* **Problem details**: Your answer must be a single number: the count of lines in the records below that include the string "double".

*** Available data Section Begins ***

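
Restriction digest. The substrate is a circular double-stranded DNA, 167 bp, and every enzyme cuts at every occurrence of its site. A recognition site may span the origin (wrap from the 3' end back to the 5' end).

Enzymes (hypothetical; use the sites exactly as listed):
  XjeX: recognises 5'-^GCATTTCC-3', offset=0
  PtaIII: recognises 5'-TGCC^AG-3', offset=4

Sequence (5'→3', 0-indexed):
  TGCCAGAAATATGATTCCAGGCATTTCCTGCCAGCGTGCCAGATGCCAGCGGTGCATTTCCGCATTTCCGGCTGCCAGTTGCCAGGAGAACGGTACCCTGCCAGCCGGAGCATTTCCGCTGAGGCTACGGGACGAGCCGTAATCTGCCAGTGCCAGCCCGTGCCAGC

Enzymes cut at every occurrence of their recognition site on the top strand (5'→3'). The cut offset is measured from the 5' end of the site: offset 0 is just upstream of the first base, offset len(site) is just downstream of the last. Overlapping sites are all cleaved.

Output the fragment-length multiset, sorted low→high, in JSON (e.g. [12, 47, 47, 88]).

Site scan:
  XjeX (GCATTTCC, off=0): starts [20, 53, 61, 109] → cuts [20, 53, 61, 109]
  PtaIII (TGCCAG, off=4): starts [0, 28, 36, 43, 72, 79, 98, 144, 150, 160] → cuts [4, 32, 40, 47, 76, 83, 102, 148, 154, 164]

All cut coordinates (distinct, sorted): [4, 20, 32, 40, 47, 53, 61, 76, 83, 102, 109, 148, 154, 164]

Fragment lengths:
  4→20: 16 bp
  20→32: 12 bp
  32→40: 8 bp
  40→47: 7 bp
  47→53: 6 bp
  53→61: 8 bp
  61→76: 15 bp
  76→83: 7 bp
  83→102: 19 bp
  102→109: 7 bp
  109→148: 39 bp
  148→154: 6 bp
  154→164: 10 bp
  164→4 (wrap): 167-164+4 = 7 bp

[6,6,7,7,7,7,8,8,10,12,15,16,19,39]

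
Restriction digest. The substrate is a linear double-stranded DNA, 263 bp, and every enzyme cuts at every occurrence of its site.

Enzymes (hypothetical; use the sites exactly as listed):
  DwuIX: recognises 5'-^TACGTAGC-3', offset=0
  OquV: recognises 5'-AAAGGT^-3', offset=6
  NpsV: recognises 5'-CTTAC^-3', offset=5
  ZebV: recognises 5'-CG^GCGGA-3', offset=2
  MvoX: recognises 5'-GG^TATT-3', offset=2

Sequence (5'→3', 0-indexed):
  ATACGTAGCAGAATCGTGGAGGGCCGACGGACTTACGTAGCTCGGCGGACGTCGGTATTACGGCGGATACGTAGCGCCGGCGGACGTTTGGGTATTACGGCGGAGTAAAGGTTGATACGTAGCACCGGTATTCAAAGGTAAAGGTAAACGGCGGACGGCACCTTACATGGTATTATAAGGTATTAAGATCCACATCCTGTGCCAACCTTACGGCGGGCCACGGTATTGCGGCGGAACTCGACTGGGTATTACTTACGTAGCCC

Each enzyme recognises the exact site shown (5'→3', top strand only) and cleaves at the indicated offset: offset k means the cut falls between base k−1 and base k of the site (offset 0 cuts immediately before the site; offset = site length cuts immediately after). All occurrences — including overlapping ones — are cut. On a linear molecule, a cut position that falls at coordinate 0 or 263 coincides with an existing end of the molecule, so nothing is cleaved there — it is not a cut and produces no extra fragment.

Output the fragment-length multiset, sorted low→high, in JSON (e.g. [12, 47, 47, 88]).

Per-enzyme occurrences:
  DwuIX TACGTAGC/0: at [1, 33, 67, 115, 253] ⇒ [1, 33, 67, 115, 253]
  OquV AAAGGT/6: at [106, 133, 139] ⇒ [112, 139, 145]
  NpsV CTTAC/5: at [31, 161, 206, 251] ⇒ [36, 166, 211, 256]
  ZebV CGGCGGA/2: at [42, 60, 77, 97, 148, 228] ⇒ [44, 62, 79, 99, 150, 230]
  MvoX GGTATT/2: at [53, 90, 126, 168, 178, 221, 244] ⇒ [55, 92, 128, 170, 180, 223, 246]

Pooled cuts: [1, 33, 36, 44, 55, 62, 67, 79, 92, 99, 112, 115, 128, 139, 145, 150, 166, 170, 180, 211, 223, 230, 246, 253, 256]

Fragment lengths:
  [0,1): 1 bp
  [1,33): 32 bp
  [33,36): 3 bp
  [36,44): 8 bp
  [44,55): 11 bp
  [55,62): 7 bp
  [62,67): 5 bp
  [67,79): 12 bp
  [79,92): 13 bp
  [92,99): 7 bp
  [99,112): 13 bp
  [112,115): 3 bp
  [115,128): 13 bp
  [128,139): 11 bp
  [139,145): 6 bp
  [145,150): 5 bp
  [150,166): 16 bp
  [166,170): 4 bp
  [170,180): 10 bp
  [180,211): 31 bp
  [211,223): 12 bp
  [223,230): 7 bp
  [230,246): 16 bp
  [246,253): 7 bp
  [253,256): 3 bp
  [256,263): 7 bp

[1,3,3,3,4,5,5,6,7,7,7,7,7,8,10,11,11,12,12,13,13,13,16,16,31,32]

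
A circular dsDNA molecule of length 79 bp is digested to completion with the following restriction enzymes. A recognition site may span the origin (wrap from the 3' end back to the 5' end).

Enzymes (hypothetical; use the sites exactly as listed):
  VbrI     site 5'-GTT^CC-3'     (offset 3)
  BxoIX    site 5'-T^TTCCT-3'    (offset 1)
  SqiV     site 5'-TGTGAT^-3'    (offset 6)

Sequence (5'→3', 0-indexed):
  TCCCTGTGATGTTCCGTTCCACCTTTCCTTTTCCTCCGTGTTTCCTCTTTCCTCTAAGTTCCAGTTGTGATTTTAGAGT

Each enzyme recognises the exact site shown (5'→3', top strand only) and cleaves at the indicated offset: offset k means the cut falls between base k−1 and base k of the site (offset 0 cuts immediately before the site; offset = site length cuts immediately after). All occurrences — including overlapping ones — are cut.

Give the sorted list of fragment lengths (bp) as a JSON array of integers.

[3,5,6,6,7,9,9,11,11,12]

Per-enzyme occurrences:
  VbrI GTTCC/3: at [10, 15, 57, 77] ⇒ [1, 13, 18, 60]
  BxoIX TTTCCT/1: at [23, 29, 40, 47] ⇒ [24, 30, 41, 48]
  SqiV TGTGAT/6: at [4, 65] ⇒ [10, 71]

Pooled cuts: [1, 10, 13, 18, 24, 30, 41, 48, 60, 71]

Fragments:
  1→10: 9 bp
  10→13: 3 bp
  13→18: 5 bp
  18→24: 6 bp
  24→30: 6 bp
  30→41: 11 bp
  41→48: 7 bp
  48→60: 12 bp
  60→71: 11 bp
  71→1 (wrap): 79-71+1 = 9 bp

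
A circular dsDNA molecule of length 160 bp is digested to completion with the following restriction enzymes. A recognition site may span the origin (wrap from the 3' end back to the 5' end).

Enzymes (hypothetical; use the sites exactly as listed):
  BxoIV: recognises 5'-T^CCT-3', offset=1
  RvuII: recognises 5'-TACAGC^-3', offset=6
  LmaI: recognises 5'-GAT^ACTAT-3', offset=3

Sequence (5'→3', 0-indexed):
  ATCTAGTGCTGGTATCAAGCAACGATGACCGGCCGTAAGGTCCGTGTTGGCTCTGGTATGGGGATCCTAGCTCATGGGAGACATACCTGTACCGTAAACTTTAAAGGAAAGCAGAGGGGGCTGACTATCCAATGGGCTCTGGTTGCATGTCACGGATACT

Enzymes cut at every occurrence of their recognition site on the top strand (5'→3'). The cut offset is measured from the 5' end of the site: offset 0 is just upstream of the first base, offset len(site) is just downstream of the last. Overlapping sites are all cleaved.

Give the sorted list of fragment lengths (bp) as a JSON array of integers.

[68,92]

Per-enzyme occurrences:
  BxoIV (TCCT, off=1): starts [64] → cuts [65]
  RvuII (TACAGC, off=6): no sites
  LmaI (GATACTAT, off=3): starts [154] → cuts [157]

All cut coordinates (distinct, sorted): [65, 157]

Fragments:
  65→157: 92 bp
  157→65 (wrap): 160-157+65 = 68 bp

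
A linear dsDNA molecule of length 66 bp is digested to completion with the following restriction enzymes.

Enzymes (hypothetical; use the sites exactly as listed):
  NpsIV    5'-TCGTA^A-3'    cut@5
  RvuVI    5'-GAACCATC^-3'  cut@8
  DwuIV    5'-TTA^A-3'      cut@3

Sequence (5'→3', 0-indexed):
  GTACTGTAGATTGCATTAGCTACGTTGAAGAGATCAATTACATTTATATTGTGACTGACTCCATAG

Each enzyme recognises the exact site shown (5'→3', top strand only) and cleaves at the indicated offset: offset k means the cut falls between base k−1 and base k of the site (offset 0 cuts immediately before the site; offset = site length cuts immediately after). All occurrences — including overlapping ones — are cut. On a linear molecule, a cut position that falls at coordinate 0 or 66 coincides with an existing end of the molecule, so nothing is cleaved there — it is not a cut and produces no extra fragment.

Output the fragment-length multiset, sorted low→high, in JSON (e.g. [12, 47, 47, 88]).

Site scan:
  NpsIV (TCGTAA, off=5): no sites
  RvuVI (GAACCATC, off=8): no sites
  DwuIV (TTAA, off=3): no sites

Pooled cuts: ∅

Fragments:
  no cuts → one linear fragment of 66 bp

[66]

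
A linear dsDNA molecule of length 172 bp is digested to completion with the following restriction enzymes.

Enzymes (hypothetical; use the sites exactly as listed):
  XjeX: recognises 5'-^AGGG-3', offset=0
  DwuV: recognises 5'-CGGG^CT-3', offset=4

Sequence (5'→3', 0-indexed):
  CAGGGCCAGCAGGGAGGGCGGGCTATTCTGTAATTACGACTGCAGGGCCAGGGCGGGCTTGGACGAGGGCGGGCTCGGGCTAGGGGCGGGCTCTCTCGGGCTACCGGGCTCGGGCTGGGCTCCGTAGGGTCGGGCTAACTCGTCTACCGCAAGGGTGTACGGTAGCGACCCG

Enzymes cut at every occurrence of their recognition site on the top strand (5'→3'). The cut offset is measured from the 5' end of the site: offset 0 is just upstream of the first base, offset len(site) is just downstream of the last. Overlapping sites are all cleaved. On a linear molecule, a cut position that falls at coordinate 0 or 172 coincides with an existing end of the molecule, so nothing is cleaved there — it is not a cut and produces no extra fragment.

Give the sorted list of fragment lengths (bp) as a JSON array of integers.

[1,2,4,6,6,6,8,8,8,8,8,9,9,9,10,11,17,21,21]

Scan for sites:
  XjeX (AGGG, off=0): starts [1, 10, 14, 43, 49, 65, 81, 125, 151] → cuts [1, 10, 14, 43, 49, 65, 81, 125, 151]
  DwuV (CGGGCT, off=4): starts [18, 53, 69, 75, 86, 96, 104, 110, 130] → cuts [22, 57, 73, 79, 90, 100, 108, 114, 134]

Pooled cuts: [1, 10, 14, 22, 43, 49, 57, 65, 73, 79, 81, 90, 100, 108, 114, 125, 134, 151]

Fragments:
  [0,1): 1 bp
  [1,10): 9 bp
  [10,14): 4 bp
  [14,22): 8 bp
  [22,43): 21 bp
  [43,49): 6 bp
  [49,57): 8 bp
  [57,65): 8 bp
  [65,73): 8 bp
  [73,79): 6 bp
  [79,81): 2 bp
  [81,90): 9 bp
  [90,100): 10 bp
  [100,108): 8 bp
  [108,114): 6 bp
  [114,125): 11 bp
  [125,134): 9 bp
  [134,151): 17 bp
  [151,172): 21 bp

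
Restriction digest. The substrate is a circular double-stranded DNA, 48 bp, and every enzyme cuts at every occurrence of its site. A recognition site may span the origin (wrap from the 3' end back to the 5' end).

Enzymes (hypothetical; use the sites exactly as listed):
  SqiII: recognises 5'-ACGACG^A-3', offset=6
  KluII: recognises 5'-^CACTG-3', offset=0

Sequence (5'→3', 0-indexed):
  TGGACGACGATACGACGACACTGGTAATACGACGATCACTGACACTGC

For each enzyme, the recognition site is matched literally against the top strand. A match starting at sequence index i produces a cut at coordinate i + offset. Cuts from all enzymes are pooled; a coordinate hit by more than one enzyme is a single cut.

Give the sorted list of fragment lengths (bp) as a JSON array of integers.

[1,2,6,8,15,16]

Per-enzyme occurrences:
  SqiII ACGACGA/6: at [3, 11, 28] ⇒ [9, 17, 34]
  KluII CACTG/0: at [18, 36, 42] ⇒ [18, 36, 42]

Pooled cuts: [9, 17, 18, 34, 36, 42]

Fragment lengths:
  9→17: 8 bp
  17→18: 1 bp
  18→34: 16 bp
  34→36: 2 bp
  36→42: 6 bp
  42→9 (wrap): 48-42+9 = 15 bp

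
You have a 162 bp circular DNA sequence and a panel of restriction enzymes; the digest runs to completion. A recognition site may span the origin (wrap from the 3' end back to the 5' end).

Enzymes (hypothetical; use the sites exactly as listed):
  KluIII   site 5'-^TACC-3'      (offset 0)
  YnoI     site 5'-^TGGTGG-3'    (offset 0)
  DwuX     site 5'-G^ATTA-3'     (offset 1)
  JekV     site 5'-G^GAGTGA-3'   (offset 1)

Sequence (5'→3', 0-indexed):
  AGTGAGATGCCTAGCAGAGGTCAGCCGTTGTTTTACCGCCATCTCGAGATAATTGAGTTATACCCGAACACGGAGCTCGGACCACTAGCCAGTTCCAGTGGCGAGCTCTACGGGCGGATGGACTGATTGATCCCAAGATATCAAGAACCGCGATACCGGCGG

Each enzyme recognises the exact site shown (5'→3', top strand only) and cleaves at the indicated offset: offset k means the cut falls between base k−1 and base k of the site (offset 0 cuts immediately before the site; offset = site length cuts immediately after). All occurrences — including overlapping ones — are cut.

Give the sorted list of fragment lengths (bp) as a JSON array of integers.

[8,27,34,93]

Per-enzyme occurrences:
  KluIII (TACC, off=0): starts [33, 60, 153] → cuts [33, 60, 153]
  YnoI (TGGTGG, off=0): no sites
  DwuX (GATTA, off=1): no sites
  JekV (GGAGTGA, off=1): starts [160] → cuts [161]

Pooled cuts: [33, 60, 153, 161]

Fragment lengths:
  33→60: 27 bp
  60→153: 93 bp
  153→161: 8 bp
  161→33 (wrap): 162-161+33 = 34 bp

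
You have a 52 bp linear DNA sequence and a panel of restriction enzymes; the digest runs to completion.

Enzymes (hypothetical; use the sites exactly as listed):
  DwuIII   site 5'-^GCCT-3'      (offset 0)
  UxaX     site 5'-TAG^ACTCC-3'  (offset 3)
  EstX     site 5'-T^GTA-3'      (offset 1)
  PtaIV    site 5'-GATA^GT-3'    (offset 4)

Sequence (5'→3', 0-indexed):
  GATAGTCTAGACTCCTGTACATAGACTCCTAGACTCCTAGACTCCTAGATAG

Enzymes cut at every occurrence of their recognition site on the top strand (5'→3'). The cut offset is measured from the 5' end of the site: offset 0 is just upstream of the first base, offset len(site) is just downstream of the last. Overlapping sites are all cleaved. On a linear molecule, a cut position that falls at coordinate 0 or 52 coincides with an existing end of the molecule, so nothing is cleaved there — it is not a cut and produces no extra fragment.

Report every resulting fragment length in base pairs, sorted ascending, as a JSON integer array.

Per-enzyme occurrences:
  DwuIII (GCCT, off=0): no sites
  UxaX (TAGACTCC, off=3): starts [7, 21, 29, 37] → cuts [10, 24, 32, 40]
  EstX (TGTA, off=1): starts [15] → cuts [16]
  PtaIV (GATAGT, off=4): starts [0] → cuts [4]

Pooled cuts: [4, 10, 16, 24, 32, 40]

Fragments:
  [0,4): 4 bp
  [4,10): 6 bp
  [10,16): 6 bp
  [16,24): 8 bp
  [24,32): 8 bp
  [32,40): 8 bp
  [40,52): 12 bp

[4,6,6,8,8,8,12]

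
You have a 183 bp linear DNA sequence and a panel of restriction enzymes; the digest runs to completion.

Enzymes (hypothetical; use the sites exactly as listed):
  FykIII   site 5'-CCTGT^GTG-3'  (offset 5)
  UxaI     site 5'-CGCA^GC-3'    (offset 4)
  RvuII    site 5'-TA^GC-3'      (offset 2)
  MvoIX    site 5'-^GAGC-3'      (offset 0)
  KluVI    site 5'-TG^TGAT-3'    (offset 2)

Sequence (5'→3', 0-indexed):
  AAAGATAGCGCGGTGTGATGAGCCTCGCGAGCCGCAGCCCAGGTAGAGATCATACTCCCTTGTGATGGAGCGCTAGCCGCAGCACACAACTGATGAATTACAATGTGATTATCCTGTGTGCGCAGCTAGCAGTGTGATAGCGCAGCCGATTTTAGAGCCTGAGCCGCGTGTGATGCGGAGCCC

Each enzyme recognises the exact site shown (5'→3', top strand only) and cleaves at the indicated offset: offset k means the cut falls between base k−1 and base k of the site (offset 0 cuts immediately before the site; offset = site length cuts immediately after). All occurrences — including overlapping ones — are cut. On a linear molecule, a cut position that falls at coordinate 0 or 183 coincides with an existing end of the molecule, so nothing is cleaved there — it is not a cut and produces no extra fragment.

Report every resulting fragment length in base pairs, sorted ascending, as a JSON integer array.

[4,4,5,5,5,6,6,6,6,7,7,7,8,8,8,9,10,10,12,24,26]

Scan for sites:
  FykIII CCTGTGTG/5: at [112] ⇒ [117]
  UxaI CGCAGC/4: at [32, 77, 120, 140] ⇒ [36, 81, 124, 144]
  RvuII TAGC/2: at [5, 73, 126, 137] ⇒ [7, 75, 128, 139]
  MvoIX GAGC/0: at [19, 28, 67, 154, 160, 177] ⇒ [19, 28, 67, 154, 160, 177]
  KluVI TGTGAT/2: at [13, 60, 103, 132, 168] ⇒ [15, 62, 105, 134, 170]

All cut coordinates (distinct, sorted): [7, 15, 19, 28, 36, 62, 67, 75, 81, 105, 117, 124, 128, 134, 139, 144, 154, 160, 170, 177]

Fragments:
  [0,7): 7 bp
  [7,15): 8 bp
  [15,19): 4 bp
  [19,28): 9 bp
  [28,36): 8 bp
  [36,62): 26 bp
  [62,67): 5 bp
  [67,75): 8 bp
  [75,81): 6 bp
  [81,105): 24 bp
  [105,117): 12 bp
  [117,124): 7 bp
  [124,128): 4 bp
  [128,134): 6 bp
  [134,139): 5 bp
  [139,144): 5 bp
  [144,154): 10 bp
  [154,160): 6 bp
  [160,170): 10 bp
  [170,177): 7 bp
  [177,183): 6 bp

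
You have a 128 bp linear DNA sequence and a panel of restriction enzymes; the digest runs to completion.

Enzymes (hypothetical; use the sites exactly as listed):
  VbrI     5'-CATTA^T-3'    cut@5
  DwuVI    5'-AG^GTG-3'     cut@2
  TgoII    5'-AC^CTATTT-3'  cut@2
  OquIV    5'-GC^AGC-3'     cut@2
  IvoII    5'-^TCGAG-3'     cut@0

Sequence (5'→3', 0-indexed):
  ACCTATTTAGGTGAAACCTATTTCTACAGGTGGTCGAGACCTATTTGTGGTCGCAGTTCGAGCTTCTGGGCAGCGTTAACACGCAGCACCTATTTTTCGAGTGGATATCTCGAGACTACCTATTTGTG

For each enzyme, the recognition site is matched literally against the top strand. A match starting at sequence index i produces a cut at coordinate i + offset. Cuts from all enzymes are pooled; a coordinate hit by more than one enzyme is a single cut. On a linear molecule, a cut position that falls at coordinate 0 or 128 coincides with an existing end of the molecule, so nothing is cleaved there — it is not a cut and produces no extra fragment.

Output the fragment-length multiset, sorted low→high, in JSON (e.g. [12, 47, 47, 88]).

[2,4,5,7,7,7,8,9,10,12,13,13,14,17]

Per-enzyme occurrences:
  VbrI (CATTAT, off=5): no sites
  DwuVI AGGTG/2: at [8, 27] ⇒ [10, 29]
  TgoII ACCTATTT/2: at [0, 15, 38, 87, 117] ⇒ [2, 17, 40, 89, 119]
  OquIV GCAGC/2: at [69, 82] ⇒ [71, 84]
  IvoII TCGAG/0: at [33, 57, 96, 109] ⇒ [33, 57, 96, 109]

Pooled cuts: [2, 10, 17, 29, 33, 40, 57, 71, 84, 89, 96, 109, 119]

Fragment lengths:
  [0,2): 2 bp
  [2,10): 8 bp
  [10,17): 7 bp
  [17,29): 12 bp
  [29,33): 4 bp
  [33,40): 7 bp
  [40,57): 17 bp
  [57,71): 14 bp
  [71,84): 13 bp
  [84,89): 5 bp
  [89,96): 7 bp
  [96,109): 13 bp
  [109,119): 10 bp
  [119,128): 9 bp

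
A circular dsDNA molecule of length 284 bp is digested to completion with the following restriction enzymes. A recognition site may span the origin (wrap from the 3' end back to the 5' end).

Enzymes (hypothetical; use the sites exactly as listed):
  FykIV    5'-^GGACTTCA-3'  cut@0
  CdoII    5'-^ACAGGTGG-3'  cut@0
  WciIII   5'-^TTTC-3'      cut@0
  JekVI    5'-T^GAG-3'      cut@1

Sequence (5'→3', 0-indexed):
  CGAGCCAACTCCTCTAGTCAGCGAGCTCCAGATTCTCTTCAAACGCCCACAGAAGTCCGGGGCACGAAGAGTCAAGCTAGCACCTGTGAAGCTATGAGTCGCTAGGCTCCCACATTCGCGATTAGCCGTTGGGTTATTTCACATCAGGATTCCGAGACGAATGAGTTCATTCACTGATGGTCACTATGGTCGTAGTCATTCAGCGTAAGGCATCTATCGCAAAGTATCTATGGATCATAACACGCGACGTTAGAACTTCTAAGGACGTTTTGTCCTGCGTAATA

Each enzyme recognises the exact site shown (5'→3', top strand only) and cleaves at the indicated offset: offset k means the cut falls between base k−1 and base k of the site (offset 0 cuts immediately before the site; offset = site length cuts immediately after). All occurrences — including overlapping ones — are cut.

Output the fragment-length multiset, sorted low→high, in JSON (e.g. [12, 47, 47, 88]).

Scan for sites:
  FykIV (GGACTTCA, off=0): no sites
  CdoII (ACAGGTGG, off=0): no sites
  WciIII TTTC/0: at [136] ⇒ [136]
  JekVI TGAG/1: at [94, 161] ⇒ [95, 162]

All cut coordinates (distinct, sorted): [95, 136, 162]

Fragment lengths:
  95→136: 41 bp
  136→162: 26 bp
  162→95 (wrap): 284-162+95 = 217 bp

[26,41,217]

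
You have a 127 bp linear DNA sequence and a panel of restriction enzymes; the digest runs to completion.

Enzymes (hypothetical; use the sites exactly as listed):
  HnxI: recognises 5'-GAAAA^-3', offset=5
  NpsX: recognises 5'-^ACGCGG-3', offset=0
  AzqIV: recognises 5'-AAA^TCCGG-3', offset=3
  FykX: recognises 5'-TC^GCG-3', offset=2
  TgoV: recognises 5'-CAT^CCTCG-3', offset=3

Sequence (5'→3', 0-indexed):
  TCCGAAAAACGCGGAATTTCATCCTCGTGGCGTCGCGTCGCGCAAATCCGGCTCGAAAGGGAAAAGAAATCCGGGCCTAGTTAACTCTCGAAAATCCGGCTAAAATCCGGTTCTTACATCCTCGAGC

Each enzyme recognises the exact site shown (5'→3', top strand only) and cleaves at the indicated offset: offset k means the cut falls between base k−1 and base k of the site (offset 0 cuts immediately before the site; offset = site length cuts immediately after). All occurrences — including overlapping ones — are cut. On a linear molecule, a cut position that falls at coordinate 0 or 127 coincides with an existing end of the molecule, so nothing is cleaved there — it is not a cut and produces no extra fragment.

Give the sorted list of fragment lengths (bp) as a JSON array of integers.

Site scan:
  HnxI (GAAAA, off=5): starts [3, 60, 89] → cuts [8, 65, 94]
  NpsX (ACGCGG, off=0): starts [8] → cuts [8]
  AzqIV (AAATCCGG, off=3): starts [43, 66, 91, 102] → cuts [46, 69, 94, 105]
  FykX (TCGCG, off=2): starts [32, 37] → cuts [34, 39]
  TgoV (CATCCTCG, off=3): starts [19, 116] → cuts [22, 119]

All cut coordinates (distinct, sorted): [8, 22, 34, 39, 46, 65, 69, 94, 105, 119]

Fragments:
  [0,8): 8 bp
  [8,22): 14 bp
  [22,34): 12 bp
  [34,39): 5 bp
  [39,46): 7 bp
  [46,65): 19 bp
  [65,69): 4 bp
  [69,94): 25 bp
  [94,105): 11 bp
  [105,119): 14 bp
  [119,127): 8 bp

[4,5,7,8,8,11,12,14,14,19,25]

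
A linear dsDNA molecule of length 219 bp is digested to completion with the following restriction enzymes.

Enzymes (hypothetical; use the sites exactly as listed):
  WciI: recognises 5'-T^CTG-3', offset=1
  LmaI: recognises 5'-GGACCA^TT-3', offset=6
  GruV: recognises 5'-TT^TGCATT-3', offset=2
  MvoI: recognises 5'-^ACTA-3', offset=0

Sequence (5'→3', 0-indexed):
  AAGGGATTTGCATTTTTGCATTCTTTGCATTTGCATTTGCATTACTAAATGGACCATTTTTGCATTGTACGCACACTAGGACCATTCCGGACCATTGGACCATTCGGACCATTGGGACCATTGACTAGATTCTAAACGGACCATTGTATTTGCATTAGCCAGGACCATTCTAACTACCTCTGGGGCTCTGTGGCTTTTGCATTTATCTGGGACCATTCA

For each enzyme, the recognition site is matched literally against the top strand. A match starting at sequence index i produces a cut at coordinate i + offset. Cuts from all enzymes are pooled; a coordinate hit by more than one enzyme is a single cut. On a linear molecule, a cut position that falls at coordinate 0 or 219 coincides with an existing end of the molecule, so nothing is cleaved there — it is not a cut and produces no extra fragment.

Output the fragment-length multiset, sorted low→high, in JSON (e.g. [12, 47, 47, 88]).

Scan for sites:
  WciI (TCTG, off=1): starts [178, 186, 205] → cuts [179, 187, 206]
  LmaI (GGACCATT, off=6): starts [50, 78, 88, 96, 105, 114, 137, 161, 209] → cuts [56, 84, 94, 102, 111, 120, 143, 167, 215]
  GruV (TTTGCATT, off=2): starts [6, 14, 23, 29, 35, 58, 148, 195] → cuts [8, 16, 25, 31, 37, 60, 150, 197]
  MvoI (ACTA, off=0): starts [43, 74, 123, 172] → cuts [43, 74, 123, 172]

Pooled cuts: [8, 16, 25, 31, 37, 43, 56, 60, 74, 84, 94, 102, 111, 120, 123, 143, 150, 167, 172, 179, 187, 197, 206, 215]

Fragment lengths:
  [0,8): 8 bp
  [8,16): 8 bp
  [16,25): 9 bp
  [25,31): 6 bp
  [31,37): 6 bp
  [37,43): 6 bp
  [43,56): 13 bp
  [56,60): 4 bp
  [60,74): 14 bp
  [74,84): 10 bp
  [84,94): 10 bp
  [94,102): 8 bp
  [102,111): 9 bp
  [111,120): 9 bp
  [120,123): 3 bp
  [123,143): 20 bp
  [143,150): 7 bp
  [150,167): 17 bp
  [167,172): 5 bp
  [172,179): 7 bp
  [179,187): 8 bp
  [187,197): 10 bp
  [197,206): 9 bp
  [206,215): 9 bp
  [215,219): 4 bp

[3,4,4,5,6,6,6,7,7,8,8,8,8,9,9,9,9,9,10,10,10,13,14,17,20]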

*** Available data Section Ends ***

* **Exercise answer**: 3